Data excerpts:
--------------------

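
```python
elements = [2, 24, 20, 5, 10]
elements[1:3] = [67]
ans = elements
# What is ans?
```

Trace:
`elements = [2, 24, 20, 5, 10]` → elements = [2, 24, 20, 5, 10]
`elements[1:3] = [67]` → elements = [2, 67, 5, 10]
`ans = elements` → ans = [2, 67, 5, 10]
So ans = [2, 67, 5, 10]

Answer: [2, 67, 5, 10]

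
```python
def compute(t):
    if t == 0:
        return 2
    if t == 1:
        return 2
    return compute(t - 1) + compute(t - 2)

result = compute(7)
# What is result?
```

Build up from base cases: compute(0)=2, compute(1)=2, compute(2)=4, compute(3)=6, compute(4)=10, compute(5)=16, compute(6)=26, ..., compute(7)=42

Answer: 42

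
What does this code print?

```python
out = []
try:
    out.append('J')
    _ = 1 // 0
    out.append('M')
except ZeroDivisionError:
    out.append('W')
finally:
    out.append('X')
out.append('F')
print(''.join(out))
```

Execution trace: 'J' (try body) → 'W' (except ZeroDivisionError) → 'X' (finally) → 'F' (after the try/except). Output: JWXF

Answer: JWXF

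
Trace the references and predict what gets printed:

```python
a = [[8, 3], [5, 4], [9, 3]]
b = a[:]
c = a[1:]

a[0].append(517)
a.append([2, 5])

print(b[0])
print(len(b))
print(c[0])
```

Key concept: slice with nested mutation.
Step by step:
`a = [[8, 3], [5, 4], [9, 3]]` → a = [[8, 3], [5, 4], [9, 3]]
`b = a[:]` → b = [[8, 3], [5, 4], [9, 3]]
`c = a[1:]` → c = [[5, 4], [9, 3]]
`a[0].append(517)` → a = [[8, 3, 517], [5, 4], [9, 3]]; b = [[8, 3, 517], [5, 4], [9, 3]]
`a.append([2, 5])` → a = [[8, 3, 517], [5, 4], [9, 3], [2, 5]]
`print(b[0])` → prints [8, 3, 517]
`print(len(b))` → prints 3
`print(c[0])` → prints [5, 4]

Answer:
[8, 3, 517]
3
[5, 4]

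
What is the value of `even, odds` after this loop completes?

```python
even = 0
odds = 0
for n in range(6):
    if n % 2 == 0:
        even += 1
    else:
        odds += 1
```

Count evens and odds in range(6)
`even, odds` takes the values: (0, 0) → (1, 0) → (1, 1) → (2, 1) → (2, 2) → (3, 2) → (3, 3)

Answer: 3, 3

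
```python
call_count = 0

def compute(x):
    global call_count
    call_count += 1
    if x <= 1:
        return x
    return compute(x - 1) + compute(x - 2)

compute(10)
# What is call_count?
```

Calls(x) = 1 + Calls(x-1) + Calls(x-2); Calls(0)=Calls(1)=1. For x=10 this gives 177.

Answer: 177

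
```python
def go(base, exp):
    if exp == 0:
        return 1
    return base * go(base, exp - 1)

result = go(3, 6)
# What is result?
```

go(3, 6) = 3 * 3 * 3 * 3 * 3 * 3 = 729

Answer: 729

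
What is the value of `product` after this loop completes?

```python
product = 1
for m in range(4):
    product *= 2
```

2^4 = 16
`product` takes the values: 1 → 2 → 4 → 8 → 16

Answer: 16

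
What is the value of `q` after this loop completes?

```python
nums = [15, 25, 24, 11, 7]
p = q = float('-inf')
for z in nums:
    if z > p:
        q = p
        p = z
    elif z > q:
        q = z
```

Second largest (with repeats) in [15, 25, 24, 11, 7]
`q` takes the values: -inf → 15 → 24

Answer: 24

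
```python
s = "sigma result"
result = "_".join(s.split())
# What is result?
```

Trace:
`s = "sigma result"` → s = 'sigma result'
`result = "_".join(s.split())` → result = 'sigma_result'
So result = 'sigma_result'

Answer: 'sigma_result'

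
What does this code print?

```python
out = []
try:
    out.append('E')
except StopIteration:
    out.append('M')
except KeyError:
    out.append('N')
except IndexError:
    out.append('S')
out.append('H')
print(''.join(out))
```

Execution trace: 'E' (try body, no exception) → 'H' (after the try/except). Output: EH

Answer: EH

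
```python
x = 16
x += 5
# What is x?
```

Trace:
`x = 16` → x = 16
`x += 5` → x = 21
So x = 21

Answer: 21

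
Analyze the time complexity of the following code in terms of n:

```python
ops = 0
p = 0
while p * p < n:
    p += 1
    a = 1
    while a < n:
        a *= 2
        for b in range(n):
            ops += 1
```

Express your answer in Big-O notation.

Each loop level contributes: √n × log n × n. Multiplying the contributions gives O(n√n log n).

Answer: O(n√n log n)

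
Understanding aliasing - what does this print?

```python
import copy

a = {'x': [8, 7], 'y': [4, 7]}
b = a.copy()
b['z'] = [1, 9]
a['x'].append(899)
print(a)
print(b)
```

Key concept: shallow copy of dict with mutable values.
Step by step:
`a = {'x': [8, 7], 'y': [4, 7]}` → a = {'x': [8, 7], 'y': [4, 7]}
`b = a.copy()` → b = {'x': [8, 7], 'y': [4, 7]}
`b['z'] = [1, 9]` → b = {'x': [8, 7], 'y': [4, 7], 'z': [1, 9]}
`a['x'].append(899)` → a = {'x': [8, 7, 899], 'y': [4, 7]}; b = {'x': [8, 7, 899], 'y': [4, 7], 'z': [1, 9]}
`print(a)` → prints {'x': [8, 7, 899], 'y': [4, 7]}
`print(b)` → prints {'x': [8, 7, 899], 'y': [4, 7], 'z': [1, 9]}

Answer:
{'x': [8, 7, 899], 'y': [4, 7]}
{'x': [8, 7, 899], 'y': [4, 7], 'z': [1, 9]}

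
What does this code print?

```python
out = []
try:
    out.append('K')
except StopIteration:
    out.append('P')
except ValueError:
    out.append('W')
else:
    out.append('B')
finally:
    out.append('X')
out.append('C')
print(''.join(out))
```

Execution trace: 'K' (try body, no exception) → 'B' (else) → 'X' (finally) → 'C' (after the try/except). Output: KBXC

Answer: KBXC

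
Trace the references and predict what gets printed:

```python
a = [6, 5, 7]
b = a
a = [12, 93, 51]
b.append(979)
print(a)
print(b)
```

Key concept: rebinding vs mutation: a is rebound to a new list, b still points at the original.
Step by step:
`a = [6, 5, 7]` → a = [6, 5, 7]
`b = a` → b = [6, 5, 7] (same object as a)
`a = [12, 93, 51]` → a = [12, 93, 51]
`b.append(979)` → b = [6, 5, 7, 979]
`print(a)` → prints [12, 93, 51]
`print(b)` → prints [6, 5, 7, 979]

Answer:
[12, 93, 51]
[6, 5, 7, 979]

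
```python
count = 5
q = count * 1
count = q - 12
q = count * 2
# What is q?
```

Trace:
`count = 5` → count = 5
`q = count * 1` → q = 5
`count = q - 12` → count = -7
`q = count * 2` → q = -14
So q = -14

Answer: -14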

--------------------

Output every record above in full, exactly as it reads.

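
```python
elements = [2, 24, 20, 5, 10]
elements[1:3] = [67]
ans = elements
# What is ans?
```

Trace:
`elements = [2, 24, 20, 5, 10]` → elements = [2, 24, 20, 5, 10]
`elements[1:3] = [67]` → elements = [2, 67, 5, 10]
`ans = elements` → ans = [2, 67, 5, 10]
So ans = [2, 67, 5, 10]

Answer: [2, 67, 5, 10]

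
```python
def compute(t):
    if t == 0:
        return 2
    if t == 1:
        return 2
    return compute(t - 1) + compute(t - 2)

result = compute(7)
# What is result?
```

Build up from base cases: compute(0)=2, compute(1)=2, compute(2)=4, compute(3)=6, compute(4)=10, compute(5)=16, compute(6)=26, ..., compute(7)=42

Answer: 42

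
What does this code print?

```python
out = []
try:
    out.append('J')
    _ = 1 // 0
    out.append('M')
except ZeroDivisionError:
    out.append('W')
finally:
    out.append('X')
out.append('F')
print(''.join(out))
```

Execution trace: 'J' (try body) → 'W' (except ZeroDivisionError) → 'X' (finally) → 'F' (after the try/except). Output: JWXF

Answer: JWXF

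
Trace the references and predict what gets printed:

```python
a = [[8, 3], [5, 4], [9, 3]]
b = a[:]
c = a[1:]

a[0].append(517)
a.append([2, 5])

print(b[0])
print(len(b))
print(c[0])
```

Key concept: slice with nested mutation.
Step by step:
`a = [[8, 3], [5, 4], [9, 3]]` → a = [[8, 3], [5, 4], [9, 3]]
`b = a[:]` → b = [[8, 3], [5, 4], [9, 3]]
`c = a[1:]` → c = [[5, 4], [9, 3]]
`a[0].append(517)` → a = [[8, 3, 517], [5, 4], [9, 3]]; b = [[8, 3, 517], [5, 4], [9, 3]]
`a.append([2, 5])` → a = [[8, 3, 517], [5, 4], [9, 3], [2, 5]]
`print(b[0])` → prints [8, 3, 517]
`print(len(b))` → prints 3
`print(c[0])` → prints [5, 4]

Answer:
[8, 3, 517]
3
[5, 4]

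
What is the value of `even, odds` after this loop completes?

```python
even = 0
odds = 0
for n in range(6):
    if n % 2 == 0:
        even += 1
    else:
        odds += 1
```

Count evens and odds in range(6)
`even, odds` takes the values: (0, 0) → (1, 0) → (1, 1) → (2, 1) → (2, 2) → (3, 2) → (3, 3)

Answer: 3, 3

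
```python
call_count = 0

def compute(x):
    global call_count
    call_count += 1
    if x <= 1:
        return x
    return compute(x - 1) + compute(x - 2)

compute(10)
# What is call_count?
```

Calls(x) = 1 + Calls(x-1) + Calls(x-2); Calls(0)=Calls(1)=1. For x=10 this gives 177.

Answer: 177

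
```python
def go(base, exp):
    if exp == 0:
        return 1
    return base * go(base, exp - 1)

result = go(3, 6)
# What is result?
```

go(3, 6) = 3 * 3 * 3 * 3 * 3 * 3 = 729

Answer: 729

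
What is the value of `product` after this loop completes?

```python
product = 1
for m in range(4):
    product *= 2
```

2^4 = 16
`product` takes the values: 1 → 2 → 4 → 8 → 16

Answer: 16

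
What is the value of `q` after this loop completes?

```python
nums = [15, 25, 24, 11, 7]
p = q = float('-inf')
for z in nums:
    if z > p:
        q = p
        p = z
    elif z > q:
        q = z
```

Second largest (with repeats) in [15, 25, 24, 11, 7]
`q` takes the values: -inf → 15 → 24

Answer: 24

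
```python
s = "sigma result"
result = "_".join(s.split())
# What is result?
```

Trace:
`s = "sigma result"` → s = 'sigma result'
`result = "_".join(s.split())` → result = 'sigma_result'
So result = 'sigma_result'

Answer: 'sigma_result'

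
What does this code print?

```python
out = []
try:
    out.append('E')
except StopIteration:
    out.append('M')
except KeyError:
    out.append('N')
except IndexError:
    out.append('S')
out.append('H')
print(''.join(out))
```

Execution trace: 'E' (try body, no exception) → 'H' (after the try/except). Output: EH

Answer: EH

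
```python
x = 16
x += 5
# What is x?
```

Trace:
`x = 16` → x = 16
`x += 5` → x = 21
So x = 21

Answer: 21

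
Analyze the time complexity of the following code in terms of n:

```python
ops = 0
p = 0
while p * p < n:
    p += 1
    a = 1
    while a < n:
        a *= 2
        for b in range(n):
            ops += 1
```

Express your answer in Big-O notation.

Each loop level contributes: √n × log n × n. Multiplying the contributions gives O(n√n log n).

Answer: O(n√n log n)

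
Understanding aliasing - what does this print?

```python
import copy

a = {'x': [8, 7], 'y': [4, 7]}
b = a.copy()
b['z'] = [1, 9]
a['x'].append(899)
print(a)
print(b)
```

Key concept: shallow copy of dict with mutable values.
Step by step:
`a = {'x': [8, 7], 'y': [4, 7]}` → a = {'x': [8, 7], 'y': [4, 7]}
`b = a.copy()` → b = {'x': [8, 7], 'y': [4, 7]}
`b['z'] = [1, 9]` → b = {'x': [8, 7], 'y': [4, 7], 'z': [1, 9]}
`a['x'].append(899)` → a = {'x': [8, 7, 899], 'y': [4, 7]}; b = {'x': [8, 7, 899], 'y': [4, 7], 'z': [1, 9]}
`print(a)` → prints {'x': [8, 7, 899], 'y': [4, 7]}
`print(b)` → prints {'x': [8, 7, 899], 'y': [4, 7], 'z': [1, 9]}

Answer:
{'x': [8, 7, 899], 'y': [4, 7]}
{'x': [8, 7, 899], 'y': [4, 7], 'z': [1, 9]}

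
What does this code print?

```python
out = []
try:
    out.append('K')
except StopIteration:
    out.append('P')
except ValueError:
    out.append('W')
else:
    out.append('B')
finally:
    out.append('X')
out.append('C')
print(''.join(out))
```

Execution trace: 'K' (try body, no exception) → 'B' (else) → 'X' (finally) → 'C' (after the try/except). Output: KBXC

Answer: KBXC

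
Trace the references and predict what gets printed:

```python
a = [6, 5, 7]
b = a
a = [12, 93, 51]
b.append(979)
print(a)
print(b)
```

Key concept: rebinding vs mutation: a is rebound to a new list, b still points at the original.
Step by step:
`a = [6, 5, 7]` → a = [6, 5, 7]
`b = a` → b = [6, 5, 7] (same object as a)
`a = [12, 93, 51]` → a = [12, 93, 51]
`b.append(979)` → b = [6, 5, 7, 979]
`print(a)` → prints [12, 93, 51]
`print(b)` → prints [6, 5, 7, 979]

Answer:
[12, 93, 51]
[6, 5, 7, 979]

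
```python
count = 5
q = count * 1
count = q - 12
q = count * 2
# What is q?
```

Trace:
`count = 5` → count = 5
`q = count * 1` → q = 5
`count = q - 12` → count = -7
`q = count * 2` → q = -14
So q = -14

Answer: -14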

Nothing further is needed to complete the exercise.